-- DATA UNDER STUDY --
□ □ □ □
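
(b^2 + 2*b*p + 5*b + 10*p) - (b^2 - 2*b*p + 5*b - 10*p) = 4*b*p + 20*p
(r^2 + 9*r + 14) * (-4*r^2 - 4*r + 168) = -4*r^4 - 40*r^3 + 76*r^2 + 1456*r + 2352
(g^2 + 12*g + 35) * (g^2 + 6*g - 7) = g^4 + 18*g^3 + 100*g^2 + 126*g - 245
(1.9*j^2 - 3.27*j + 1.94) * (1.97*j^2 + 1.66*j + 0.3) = 3.743*j^4 - 3.2879*j^3 - 1.0364*j^2 + 2.2394*j + 0.582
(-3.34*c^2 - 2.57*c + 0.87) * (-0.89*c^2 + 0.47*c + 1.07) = 2.9726*c^4 + 0.7175*c^3 - 5.556*c^2 - 2.341*c + 0.9309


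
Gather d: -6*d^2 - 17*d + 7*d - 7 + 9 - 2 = -6*d^2 - 10*d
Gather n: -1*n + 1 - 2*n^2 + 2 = -2*n^2 - n + 3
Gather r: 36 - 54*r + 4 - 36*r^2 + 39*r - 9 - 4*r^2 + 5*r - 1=-40*r^2 - 10*r + 30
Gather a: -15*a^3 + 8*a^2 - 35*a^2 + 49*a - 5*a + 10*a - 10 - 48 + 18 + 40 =-15*a^3 - 27*a^2 + 54*a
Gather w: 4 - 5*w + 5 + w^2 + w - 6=w^2 - 4*w + 3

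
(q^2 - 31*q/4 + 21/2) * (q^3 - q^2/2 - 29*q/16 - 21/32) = q^5 - 33*q^4/4 + 201*q^3/16 + 521*q^2/64 - 1785*q/128 - 441/64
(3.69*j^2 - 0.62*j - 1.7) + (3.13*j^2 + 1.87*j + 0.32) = 6.82*j^2 + 1.25*j - 1.38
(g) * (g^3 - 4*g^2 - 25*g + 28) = g^4 - 4*g^3 - 25*g^2 + 28*g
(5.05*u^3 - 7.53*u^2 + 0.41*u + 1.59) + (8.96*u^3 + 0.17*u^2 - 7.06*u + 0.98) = 14.01*u^3 - 7.36*u^2 - 6.65*u + 2.57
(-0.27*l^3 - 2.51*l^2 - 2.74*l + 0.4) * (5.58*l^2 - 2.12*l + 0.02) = -1.5066*l^5 - 13.4334*l^4 - 9.9734*l^3 + 7.9906*l^2 - 0.9028*l + 0.008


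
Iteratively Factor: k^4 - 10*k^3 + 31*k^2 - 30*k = (k - 5)*(k^3 - 5*k^2 + 6*k) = (k - 5)*(k - 2)*(k^2 - 3*k) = (k - 5)*(k - 3)*(k - 2)*(k)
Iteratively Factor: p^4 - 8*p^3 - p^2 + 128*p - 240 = (p - 4)*(p^3 - 4*p^2 - 17*p + 60) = (p - 4)*(p + 4)*(p^2 - 8*p + 15) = (p - 5)*(p - 4)*(p + 4)*(p - 3)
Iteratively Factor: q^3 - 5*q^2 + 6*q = (q - 3)*(q^2 - 2*q) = (q - 3)*(q - 2)*(q)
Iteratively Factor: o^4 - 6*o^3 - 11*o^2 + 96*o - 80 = (o + 4)*(o^3 - 10*o^2 + 29*o - 20) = (o - 1)*(o + 4)*(o^2 - 9*o + 20) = (o - 5)*(o - 1)*(o + 4)*(o - 4)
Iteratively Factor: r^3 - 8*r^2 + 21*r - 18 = (r - 3)*(r^2 - 5*r + 6) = (r - 3)^2*(r - 2)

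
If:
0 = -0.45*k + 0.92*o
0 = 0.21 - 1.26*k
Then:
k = 0.17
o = 0.08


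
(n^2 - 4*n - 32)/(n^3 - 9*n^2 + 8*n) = (n + 4)/(n*(n - 1))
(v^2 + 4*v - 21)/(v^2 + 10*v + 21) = (v - 3)/(v + 3)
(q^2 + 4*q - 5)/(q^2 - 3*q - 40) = (q - 1)/(q - 8)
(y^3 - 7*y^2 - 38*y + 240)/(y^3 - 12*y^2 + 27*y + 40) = (y + 6)/(y + 1)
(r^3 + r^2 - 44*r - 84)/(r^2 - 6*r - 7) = (r^2 + 8*r + 12)/(r + 1)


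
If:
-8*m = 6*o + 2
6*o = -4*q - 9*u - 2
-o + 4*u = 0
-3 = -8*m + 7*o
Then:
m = 1/26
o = -5/13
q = 61/208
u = -5/52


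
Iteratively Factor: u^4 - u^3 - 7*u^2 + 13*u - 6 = (u - 1)*(u^3 - 7*u + 6) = (u - 1)^2*(u^2 + u - 6) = (u - 2)*(u - 1)^2*(u + 3)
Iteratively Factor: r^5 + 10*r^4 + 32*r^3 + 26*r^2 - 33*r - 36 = (r - 1)*(r^4 + 11*r^3 + 43*r^2 + 69*r + 36) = (r - 1)*(r + 1)*(r^3 + 10*r^2 + 33*r + 36) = (r - 1)*(r + 1)*(r + 3)*(r^2 + 7*r + 12) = (r - 1)*(r + 1)*(r + 3)*(r + 4)*(r + 3)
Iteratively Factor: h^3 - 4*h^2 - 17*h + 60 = (h - 5)*(h^2 + h - 12) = (h - 5)*(h - 3)*(h + 4)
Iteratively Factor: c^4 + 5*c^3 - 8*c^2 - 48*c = (c + 4)*(c^3 + c^2 - 12*c) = (c - 3)*(c + 4)*(c^2 + 4*c) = c*(c - 3)*(c + 4)*(c + 4)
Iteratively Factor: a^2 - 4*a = (a)*(a - 4)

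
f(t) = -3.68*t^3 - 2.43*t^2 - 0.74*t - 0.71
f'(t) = -11.04*t^2 - 4.86*t - 0.74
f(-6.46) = 894.74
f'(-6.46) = -430.06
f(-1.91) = 17.48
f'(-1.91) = -31.73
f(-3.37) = 115.03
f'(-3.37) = -109.74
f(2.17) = -51.36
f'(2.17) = -63.27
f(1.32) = -14.38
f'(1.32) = -26.39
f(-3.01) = 79.86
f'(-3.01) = -86.13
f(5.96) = -870.53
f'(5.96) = -421.86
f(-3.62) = 144.70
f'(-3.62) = -127.82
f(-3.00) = 79.00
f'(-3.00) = -85.52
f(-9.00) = 2491.84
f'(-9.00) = -851.24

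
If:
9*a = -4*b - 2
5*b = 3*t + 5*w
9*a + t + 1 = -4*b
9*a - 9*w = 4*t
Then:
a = -118/585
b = -3/65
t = 1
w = -42/65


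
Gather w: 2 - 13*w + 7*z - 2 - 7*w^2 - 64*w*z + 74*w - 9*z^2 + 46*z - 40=-7*w^2 + w*(61 - 64*z) - 9*z^2 + 53*z - 40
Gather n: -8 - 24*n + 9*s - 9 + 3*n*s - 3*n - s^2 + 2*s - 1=n*(3*s - 27) - s^2 + 11*s - 18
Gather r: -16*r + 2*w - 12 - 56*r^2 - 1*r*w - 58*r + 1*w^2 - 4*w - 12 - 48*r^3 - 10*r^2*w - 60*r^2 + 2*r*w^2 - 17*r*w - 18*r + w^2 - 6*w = -48*r^3 + r^2*(-10*w - 116) + r*(2*w^2 - 18*w - 92) + 2*w^2 - 8*w - 24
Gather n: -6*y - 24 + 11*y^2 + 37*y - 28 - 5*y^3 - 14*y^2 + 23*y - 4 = -5*y^3 - 3*y^2 + 54*y - 56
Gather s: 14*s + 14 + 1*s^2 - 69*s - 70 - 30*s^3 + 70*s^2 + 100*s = -30*s^3 + 71*s^2 + 45*s - 56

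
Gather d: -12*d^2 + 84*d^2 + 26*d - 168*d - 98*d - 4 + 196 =72*d^2 - 240*d + 192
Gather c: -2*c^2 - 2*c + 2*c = -2*c^2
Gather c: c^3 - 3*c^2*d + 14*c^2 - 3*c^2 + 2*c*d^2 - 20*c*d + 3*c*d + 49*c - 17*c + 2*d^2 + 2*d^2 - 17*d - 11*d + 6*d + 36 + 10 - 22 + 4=c^3 + c^2*(11 - 3*d) + c*(2*d^2 - 17*d + 32) + 4*d^2 - 22*d + 28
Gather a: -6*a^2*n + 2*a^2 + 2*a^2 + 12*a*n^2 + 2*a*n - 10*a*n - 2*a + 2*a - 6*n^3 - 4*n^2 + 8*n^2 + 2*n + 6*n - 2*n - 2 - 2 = a^2*(4 - 6*n) + a*(12*n^2 - 8*n) - 6*n^3 + 4*n^2 + 6*n - 4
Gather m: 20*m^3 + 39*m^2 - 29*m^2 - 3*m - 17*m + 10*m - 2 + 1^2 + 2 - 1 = 20*m^3 + 10*m^2 - 10*m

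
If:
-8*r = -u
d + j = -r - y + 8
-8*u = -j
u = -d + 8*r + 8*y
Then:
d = 8*y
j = 512/65 - 576*y/65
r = 8/65 - 9*y/65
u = 64/65 - 72*y/65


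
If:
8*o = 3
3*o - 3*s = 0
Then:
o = 3/8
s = 3/8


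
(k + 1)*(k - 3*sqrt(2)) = k^2 - 3*sqrt(2)*k + k - 3*sqrt(2)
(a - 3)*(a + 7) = a^2 + 4*a - 21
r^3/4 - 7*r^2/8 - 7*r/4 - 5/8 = (r/4 + 1/4)*(r - 5)*(r + 1/2)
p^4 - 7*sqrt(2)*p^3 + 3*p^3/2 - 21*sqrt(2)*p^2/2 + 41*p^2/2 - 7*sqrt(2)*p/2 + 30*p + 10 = (p + 1/2)*(p + 1)*(p - 5*sqrt(2))*(p - 2*sqrt(2))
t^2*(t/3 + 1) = t^3/3 + t^2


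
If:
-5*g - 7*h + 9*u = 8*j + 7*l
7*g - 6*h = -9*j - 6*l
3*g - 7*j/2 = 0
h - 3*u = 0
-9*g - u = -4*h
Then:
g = 0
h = 0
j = 0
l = 0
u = 0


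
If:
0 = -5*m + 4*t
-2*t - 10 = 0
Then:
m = -4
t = -5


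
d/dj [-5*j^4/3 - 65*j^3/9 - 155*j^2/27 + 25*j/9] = -20*j^3/3 - 65*j^2/3 - 310*j/27 + 25/9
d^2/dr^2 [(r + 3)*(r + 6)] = 2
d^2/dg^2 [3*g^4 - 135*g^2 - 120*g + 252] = 36*g^2 - 270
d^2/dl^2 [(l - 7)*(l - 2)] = 2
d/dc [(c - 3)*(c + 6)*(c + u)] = 3*c^2 + 2*c*u + 6*c + 3*u - 18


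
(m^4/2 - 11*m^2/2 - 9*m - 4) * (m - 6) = m^5/2 - 3*m^4 - 11*m^3/2 + 24*m^2 + 50*m + 24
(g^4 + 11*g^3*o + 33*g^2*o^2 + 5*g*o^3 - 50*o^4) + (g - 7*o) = g^4 + 11*g^3*o + 33*g^2*o^2 + 5*g*o^3 + g - 50*o^4 - 7*o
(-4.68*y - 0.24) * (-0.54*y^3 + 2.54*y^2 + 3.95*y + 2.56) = 2.5272*y^4 - 11.7576*y^3 - 19.0956*y^2 - 12.9288*y - 0.6144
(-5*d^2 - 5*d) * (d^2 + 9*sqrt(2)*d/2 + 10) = -5*d^4 - 45*sqrt(2)*d^3/2 - 5*d^3 - 50*d^2 - 45*sqrt(2)*d^2/2 - 50*d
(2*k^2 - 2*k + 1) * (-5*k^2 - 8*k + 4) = -10*k^4 - 6*k^3 + 19*k^2 - 16*k + 4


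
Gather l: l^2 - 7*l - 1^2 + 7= l^2 - 7*l + 6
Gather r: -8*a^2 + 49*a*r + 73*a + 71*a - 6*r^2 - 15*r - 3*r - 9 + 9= -8*a^2 + 144*a - 6*r^2 + r*(49*a - 18)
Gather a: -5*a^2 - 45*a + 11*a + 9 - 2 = -5*a^2 - 34*a + 7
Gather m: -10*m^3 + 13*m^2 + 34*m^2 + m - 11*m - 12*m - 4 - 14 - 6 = -10*m^3 + 47*m^2 - 22*m - 24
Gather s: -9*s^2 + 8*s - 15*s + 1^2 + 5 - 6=-9*s^2 - 7*s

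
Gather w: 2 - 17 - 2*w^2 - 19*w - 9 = -2*w^2 - 19*w - 24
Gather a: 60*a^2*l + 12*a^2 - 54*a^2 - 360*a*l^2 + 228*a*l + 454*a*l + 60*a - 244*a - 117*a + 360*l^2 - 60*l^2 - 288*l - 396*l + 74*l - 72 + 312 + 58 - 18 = a^2*(60*l - 42) + a*(-360*l^2 + 682*l - 301) + 300*l^2 - 610*l + 280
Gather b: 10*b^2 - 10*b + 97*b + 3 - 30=10*b^2 + 87*b - 27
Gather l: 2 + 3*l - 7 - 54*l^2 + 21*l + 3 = -54*l^2 + 24*l - 2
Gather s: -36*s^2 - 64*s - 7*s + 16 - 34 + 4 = -36*s^2 - 71*s - 14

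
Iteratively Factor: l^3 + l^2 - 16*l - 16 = (l + 4)*(l^2 - 3*l - 4) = (l - 4)*(l + 4)*(l + 1)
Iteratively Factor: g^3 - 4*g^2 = (g - 4)*(g^2) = g*(g - 4)*(g)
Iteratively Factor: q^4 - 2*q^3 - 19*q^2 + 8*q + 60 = (q - 5)*(q^3 + 3*q^2 - 4*q - 12) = (q - 5)*(q + 3)*(q^2 - 4) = (q - 5)*(q - 2)*(q + 3)*(q + 2)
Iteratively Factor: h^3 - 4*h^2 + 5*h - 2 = (h - 1)*(h^2 - 3*h + 2) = (h - 2)*(h - 1)*(h - 1)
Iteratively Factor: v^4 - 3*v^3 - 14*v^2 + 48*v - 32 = (v - 2)*(v^3 - v^2 - 16*v + 16) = (v - 2)*(v + 4)*(v^2 - 5*v + 4) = (v - 4)*(v - 2)*(v + 4)*(v - 1)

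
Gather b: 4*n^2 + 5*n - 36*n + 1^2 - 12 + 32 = 4*n^2 - 31*n + 21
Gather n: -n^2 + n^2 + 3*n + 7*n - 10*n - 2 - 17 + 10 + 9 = 0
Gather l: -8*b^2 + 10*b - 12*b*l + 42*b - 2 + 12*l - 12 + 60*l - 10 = -8*b^2 + 52*b + l*(72 - 12*b) - 24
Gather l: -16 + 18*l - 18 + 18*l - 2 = 36*l - 36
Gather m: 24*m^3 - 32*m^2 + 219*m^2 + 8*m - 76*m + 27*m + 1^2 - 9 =24*m^3 + 187*m^2 - 41*m - 8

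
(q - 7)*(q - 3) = q^2 - 10*q + 21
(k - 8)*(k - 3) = k^2 - 11*k + 24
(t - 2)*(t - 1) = t^2 - 3*t + 2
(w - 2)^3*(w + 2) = w^4 - 4*w^3 + 16*w - 16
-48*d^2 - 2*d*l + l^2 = (-8*d + l)*(6*d + l)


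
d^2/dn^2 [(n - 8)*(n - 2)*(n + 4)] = 6*n - 12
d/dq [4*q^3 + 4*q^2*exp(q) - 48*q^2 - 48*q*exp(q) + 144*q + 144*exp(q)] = 4*q^2*exp(q) + 12*q^2 - 40*q*exp(q) - 96*q + 96*exp(q) + 144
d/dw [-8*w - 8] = -8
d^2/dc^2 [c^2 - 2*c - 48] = 2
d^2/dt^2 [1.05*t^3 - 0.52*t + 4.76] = 6.3*t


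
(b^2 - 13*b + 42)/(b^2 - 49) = (b - 6)/(b + 7)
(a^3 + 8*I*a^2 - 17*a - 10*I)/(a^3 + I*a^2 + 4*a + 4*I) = (a + 5*I)/(a - 2*I)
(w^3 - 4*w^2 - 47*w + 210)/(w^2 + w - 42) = w - 5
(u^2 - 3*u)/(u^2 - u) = (u - 3)/(u - 1)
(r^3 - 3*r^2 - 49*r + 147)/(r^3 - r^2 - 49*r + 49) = (r - 3)/(r - 1)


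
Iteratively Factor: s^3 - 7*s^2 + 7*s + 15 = (s - 3)*(s^2 - 4*s - 5) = (s - 5)*(s - 3)*(s + 1)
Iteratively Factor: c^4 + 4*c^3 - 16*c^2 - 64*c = (c - 4)*(c^3 + 8*c^2 + 16*c) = c*(c - 4)*(c^2 + 8*c + 16) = c*(c - 4)*(c + 4)*(c + 4)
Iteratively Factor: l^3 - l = (l)*(l^2 - 1) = l*(l - 1)*(l + 1)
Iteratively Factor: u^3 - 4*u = (u)*(u^2 - 4) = u*(u - 2)*(u + 2)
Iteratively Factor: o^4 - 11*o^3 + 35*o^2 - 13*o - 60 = (o - 4)*(o^3 - 7*o^2 + 7*o + 15) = (o - 5)*(o - 4)*(o^2 - 2*o - 3) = (o - 5)*(o - 4)*(o - 3)*(o + 1)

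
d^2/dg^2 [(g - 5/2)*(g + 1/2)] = 2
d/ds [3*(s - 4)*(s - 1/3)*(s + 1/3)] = 9*s^2 - 24*s - 1/3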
□ □ □ □
-- EXERCISE BRIEF --
Show the lines of the records that contain the word "sqrt".

-- REPLY TO THE EXERCISE --
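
(k + 1)*(k - 3*sqrt(2)) = k^2 - 3*sqrt(2)*k + k - 3*sqrt(2)
p^4 - 7*sqrt(2)*p^3 + 3*p^3/2 - 21*sqrt(2)*p^2/2 + 41*p^2/2 - 7*sqrt(2)*p/2 + 30*p + 10 = (p + 1/2)*(p + 1)*(p - 5*sqrt(2))*(p - 2*sqrt(2))
(-5*d^2 - 5*d) * (d^2 + 9*sqrt(2)*d/2 + 10) = -5*d^4 - 45*sqrt(2)*d^3/2 - 5*d^3 - 50*d^2 - 45*sqrt(2)*d^2/2 - 50*d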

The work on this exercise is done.